Dataset entries
::::
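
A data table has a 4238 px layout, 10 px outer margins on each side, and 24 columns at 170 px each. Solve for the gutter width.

Inside the margins: 4238 − 20 = 4218 px.
Columns use 4080 px, leaving 138 px across 23 gutters = 6 px each.

6 px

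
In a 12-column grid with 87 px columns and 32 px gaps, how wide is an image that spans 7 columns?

801 px

7-column span = 7·87 + 6·32 = 801 px.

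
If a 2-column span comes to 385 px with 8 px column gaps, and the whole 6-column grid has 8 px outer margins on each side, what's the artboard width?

1187 px

385 − 1·8 = 377; ÷2 gives c = 188.5 px.
Artboard = 2·8 + 6·188.5 + 5·8 = 16 + 1131 + 40 = 1187 px.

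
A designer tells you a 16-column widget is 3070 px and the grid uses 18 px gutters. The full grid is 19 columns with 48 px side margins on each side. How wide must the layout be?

3745 px

3070 − 15·18 = 2800; ÷16 gives c = 175 px.
Total width: 2·48 + 19·175 + 18·18 = 3745 px.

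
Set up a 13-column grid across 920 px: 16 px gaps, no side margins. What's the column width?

56 px

13 columns + 12 gaps: 13c + 12·16 = 920.
13c = 920 − 192 = 728, so c = 56 px.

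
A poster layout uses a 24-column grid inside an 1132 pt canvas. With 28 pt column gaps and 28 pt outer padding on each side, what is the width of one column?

18 pt

Subtract both margins: 1132 − 2·28 = 1076 pt.
24 columns + 23 column gaps: 24c + 23·28 = 1076.
24c = 1076 − 644 = 432, so c = 18 pt.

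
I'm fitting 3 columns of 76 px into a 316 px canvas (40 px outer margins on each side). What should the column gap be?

4 px

Inside the margins: 316 − 80 = 236 px.
Columns use 228 px, leaving 8 px across 2 column gaps = 4 px each.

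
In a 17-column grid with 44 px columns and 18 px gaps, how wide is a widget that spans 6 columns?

354 px

6-column span = 6·44 + 5·18 = 354 px.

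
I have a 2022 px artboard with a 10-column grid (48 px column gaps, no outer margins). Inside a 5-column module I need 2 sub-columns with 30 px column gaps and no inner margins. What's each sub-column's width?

478.5 px

Subtracting 9 column gaps of 48 leaves 1590 for 10 columns, so c = 159 px.
5 columns plus 4 column gaps: 795 + 192 = 987 px.
Subtracting 1 column gap of 30 leaves 957 for 2 columns, so d = 478.5 px.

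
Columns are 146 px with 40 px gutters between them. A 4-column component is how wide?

4-column span = 4·146 + 3·40 = 704 px.

704 px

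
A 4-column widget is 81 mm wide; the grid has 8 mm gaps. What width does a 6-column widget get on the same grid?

4c + 3·8 = 81 → 4c = 57 → c = 14.25 mm.
Span of 6: 6·14.25 + 5·8 = 85.5 + 40 = 125.5 mm.

125.5 mm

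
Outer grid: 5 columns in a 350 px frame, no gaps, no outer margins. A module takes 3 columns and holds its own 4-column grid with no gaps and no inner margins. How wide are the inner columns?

52.5 px

With no gaps, each column is 350/5 = 70 px.
3-column span = 3·70 = 210 px.
4d = 210 → d = 52.5 px.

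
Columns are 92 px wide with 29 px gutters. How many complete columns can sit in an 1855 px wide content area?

15 columns

k columns need k·92 + (k−1)·29 = k·121 − 29.
k·121 − 29 ≤ 1855 → k ≤ 1884 / 121 ≈ 15.57, so k = 15.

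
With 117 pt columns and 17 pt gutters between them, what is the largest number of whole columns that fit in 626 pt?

4 columns

k columns need k·117 + (k−1)·17 = k·134 − 17.
k·134 − 17 ≤ 626 → k ≤ 643 / 134 ≈ 4.80, so k = 4.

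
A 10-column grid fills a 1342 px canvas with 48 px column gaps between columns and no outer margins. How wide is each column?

91 px

Subtracting 9 column gaps of 48 leaves 910 for 10 columns, so c = 91 px.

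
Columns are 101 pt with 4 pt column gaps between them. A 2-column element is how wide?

206 pt

2-column span = 2·101 + 1·4 = 206 pt.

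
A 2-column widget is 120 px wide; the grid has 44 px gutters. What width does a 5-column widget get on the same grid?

2c + 1·44 = 120 → 2c = 76 → c = 38 px.
Span of 5: 5·38 + 4·44 = 190 + 176 = 366 px.

366 px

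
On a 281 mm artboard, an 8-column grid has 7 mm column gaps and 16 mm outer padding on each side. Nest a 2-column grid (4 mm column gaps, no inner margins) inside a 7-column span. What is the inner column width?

Inside the margins: 281 − 32 = 249 mm.
8c + 7·7 = 249 → 8c = 200 → c = 25 mm.
7-column span = 7·25 + 6·7 = 217 mm.
2d + 1·4 = 217 → 2d = 213 → d = 106.5 mm.

106.5 mm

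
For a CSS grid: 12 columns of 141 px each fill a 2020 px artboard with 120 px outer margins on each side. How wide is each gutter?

Take off 240 px of margins, leaving 1780 px.
12·141 + 11g = 1780 → 11g = 88 → g = 8 px.

8 px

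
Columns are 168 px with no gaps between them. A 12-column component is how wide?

2016 px

12-column span = 12·168 = 2016 px.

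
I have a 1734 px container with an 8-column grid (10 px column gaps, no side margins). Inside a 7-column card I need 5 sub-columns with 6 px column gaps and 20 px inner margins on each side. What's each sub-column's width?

8c + 7·10 = 1734 → 8c = 1664 → c = 208 px.
7-column span = 7·208 + 6·10 = 1516 px.
Inner content = 1516 − 2·20 = 1476 px.
5d + 4·6 = 1476 → 5d = 1452 → d = 290.4 px.

290.4 px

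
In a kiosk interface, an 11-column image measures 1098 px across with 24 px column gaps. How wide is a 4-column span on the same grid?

11c + 10·24 = 1098 → 11c = 858 → c = 78 px.
Span of 4: 4·78 + 3·24 = 312 + 72 = 384 px.

384 px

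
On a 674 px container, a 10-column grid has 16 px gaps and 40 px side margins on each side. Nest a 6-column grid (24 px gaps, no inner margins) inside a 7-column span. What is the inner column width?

Inside the margins: 674 − 80 = 594 px.
594 − 9·16 = 450; ÷10 gives c = 45 px.
7 columns plus 6 gaps: 315 + 96 = 411 px.
6d + 5·24 = 411 → 6d = 291 → d = 48.5 px.

48.5 px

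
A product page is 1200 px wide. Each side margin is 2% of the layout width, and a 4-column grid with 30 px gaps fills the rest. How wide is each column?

Each margin = 2% of 1200 = 24 px; content = 1200 − 2·24 = 1152 px.
4 columns + 3 gaps: 4c + 3·30 = 1152.
4c = 1152 − 90 = 1062, so c = 265.5 px.

265.5 px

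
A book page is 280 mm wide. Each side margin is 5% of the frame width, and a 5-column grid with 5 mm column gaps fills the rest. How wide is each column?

280 × (1 − 2·5%) = 280 × 90% = 252 mm for the columns.
5 columns + 4 column gaps: 5c + 4·5 = 252.
5c = 252 − 20 = 232, so c = 46.4 mm.

46.4 mm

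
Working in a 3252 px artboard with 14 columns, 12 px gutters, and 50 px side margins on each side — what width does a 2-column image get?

Content width = 3252 − 2·50 = 3152 px.
14 columns + 13 gutters: 14c + 13·12 = 3152.
14c = 3152 − 156 = 2996, so c = 214 px.
2 columns plus 1 gutter: 428 + 12 = 440 px.

440 px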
::::
What to do: Type out the entries once more, precisely.

Your response:
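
A data table has a 4238 px layout, 10 px outer margins on each side, and 24 columns at 170 px each. Solve for the gutter width.

Inside the margins: 4238 − 20 = 4218 px.
Columns use 4080 px, leaving 138 px across 23 gutters = 6 px each.

6 px

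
In a 12-column grid with 87 px columns and 32 px gaps, how wide is an image that spans 7 columns?

801 px

7-column span = 7·87 + 6·32 = 801 px.

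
If a 2-column span comes to 385 px with 8 px column gaps, and the whole 6-column grid has 8 px outer margins on each side, what's the artboard width?

1187 px

385 − 1·8 = 377; ÷2 gives c = 188.5 px.
Artboard = 2·8 + 6·188.5 + 5·8 = 16 + 1131 + 40 = 1187 px.

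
A designer tells you a 16-column widget is 3070 px and the grid uses 18 px gutters. The full grid is 19 columns with 48 px side margins on each side. How wide must the layout be?

3745 px

3070 − 15·18 = 2800; ÷16 gives c = 175 px.
Total width: 2·48 + 19·175 + 18·18 = 3745 px.

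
Set up a 13-column grid across 920 px: 16 px gaps, no side margins. What's the column width?

56 px

13 columns + 12 gaps: 13c + 12·16 = 920.
13c = 920 − 192 = 728, so c = 56 px.

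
A poster layout uses a 24-column grid inside an 1132 pt canvas. With 28 pt column gaps and 28 pt outer padding on each side, what is the width of one column?

18 pt

Subtract both margins: 1132 − 2·28 = 1076 pt.
24 columns + 23 column gaps: 24c + 23·28 = 1076.
24c = 1076 − 644 = 432, so c = 18 pt.

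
I'm fitting 3 columns of 76 px into a 316 px canvas (40 px outer margins on each side). What should the column gap be?

4 px

Inside the margins: 316 − 80 = 236 px.
Columns use 228 px, leaving 8 px across 2 column gaps = 4 px each.

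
In a 17-column grid with 44 px columns and 18 px gaps, how wide is a widget that spans 6 columns?

354 px

6-column span = 6·44 + 5·18 = 354 px.

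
I have a 2022 px artboard with a 10-column grid (48 px column gaps, no outer margins). Inside a 5-column module I need 2 sub-columns with 30 px column gaps and no inner margins. What's each sub-column's width?

478.5 px

Subtracting 9 column gaps of 48 leaves 1590 for 10 columns, so c = 159 px.
5 columns plus 4 column gaps: 795 + 192 = 987 px.
Subtracting 1 column gap of 30 leaves 957 for 2 columns, so d = 478.5 px.

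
Columns are 146 px with 40 px gutters between them. A 4-column component is how wide?

4-column span = 4·146 + 3·40 = 704 px.

704 px

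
A 4-column widget is 81 mm wide; the grid has 8 mm gaps. What width does a 6-column widget get on the same grid?

4c + 3·8 = 81 → 4c = 57 → c = 14.25 mm.
Span of 6: 6·14.25 + 5·8 = 85.5 + 40 = 125.5 mm.

125.5 mm

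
Outer grid: 5 columns in a 350 px frame, no gaps, no outer margins. A module takes 3 columns and holds its own 4-column grid with no gaps and no inner margins. How wide are the inner columns?

52.5 px

With no gaps, each column is 350/5 = 70 px.
3-column span = 3·70 = 210 px.
4d = 210 → d = 52.5 px.

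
Columns are 92 px wide with 29 px gutters. How many complete columns can sit in an 1855 px wide content area?

15 columns

k columns need k·92 + (k−1)·29 = k·121 − 29.
k·121 − 29 ≤ 1855 → k ≤ 1884 / 121 ≈ 15.57, so k = 15.

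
With 117 pt columns and 17 pt gutters between them, what is the largest number of whole columns that fit in 626 pt?

4 columns

k columns need k·117 + (k−1)·17 = k·134 − 17.
k·134 − 17 ≤ 626 → k ≤ 643 / 134 ≈ 4.80, so k = 4.

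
A 10-column grid fills a 1342 px canvas with 48 px column gaps between columns and no outer margins. How wide is each column?

91 px

Subtracting 9 column gaps of 48 leaves 910 for 10 columns, so c = 91 px.

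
Columns are 101 pt with 4 pt column gaps between them. A 2-column element is how wide?

206 pt

2-column span = 2·101 + 1·4 = 206 pt.

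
A 2-column widget is 120 px wide; the grid has 44 px gutters. What width does a 5-column widget get on the same grid?

2c + 1·44 = 120 → 2c = 76 → c = 38 px.
Span of 5: 5·38 + 4·44 = 190 + 176 = 366 px.

366 px

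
On a 281 mm artboard, an 8-column grid has 7 mm column gaps and 16 mm outer padding on each side. Nest a 2-column grid (4 mm column gaps, no inner margins) inside a 7-column span. What is the inner column width?

Inside the margins: 281 − 32 = 249 mm.
8c + 7·7 = 249 → 8c = 200 → c = 25 mm.
7-column span = 7·25 + 6·7 = 217 mm.
2d + 1·4 = 217 → 2d = 213 → d = 106.5 mm.

106.5 mm

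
For a CSS grid: 12 columns of 141 px each fill a 2020 px artboard with 120 px outer margins on each side. How wide is each gutter?

Take off 240 px of margins, leaving 1780 px.
12·141 + 11g = 1780 → 11g = 88 → g = 8 px.

8 px

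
Columns are 168 px with no gaps between them. A 12-column component is how wide?

2016 px

12-column span = 12·168 = 2016 px.

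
I have a 1734 px container with an 8-column grid (10 px column gaps, no side margins). Inside a 7-column card I need 5 sub-columns with 6 px column gaps and 20 px inner margins on each side. What's each sub-column's width?

8c + 7·10 = 1734 → 8c = 1664 → c = 208 px.
7-column span = 7·208 + 6·10 = 1516 px.
Inner content = 1516 − 2·20 = 1476 px.
5d + 4·6 = 1476 → 5d = 1452 → d = 290.4 px.

290.4 px

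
In a kiosk interface, an 11-column image measures 1098 px across with 24 px column gaps. How wide is a 4-column span on the same grid?

11c + 10·24 = 1098 → 11c = 858 → c = 78 px.
Span of 4: 4·78 + 3·24 = 312 + 72 = 384 px.

384 px

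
On a 674 px container, a 10-column grid has 16 px gaps and 40 px side margins on each side. Nest a 6-column grid (24 px gaps, no inner margins) inside a 7-column span. What is the inner column width?

Inside the margins: 674 − 80 = 594 px.
594 − 9·16 = 450; ÷10 gives c = 45 px.
7 columns plus 6 gaps: 315 + 96 = 411 px.
6d + 5·24 = 411 → 6d = 291 → d = 48.5 px.

48.5 px

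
A product page is 1200 px wide. Each side margin is 2% of the layout width, and a 4-column grid with 30 px gaps fills the rest. How wide is each column?

Each margin = 2% of 1200 = 24 px; content = 1200 − 2·24 = 1152 px.
4 columns + 3 gaps: 4c + 3·30 = 1152.
4c = 1152 − 90 = 1062, so c = 265.5 px.

265.5 px

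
A book page is 280 mm wide. Each side margin is 5% of the frame width, and a 5-column grid with 5 mm column gaps fills the rest. How wide is each column?

280 × (1 − 2·5%) = 280 × 90% = 252 mm for the columns.
5 columns + 4 column gaps: 5c + 4·5 = 252.
5c = 252 − 20 = 232, so c = 46.4 mm.

46.4 mm

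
Working in a 3252 px artboard with 14 columns, 12 px gutters, and 50 px side margins on each side — what width does a 2-column image get?

Content width = 3252 − 2·50 = 3152 px.
14 columns + 13 gutters: 14c + 13·12 = 3152.
14c = 3152 − 156 = 2996, so c = 214 px.
2 columns plus 1 gutter: 428 + 12 = 440 px.

440 px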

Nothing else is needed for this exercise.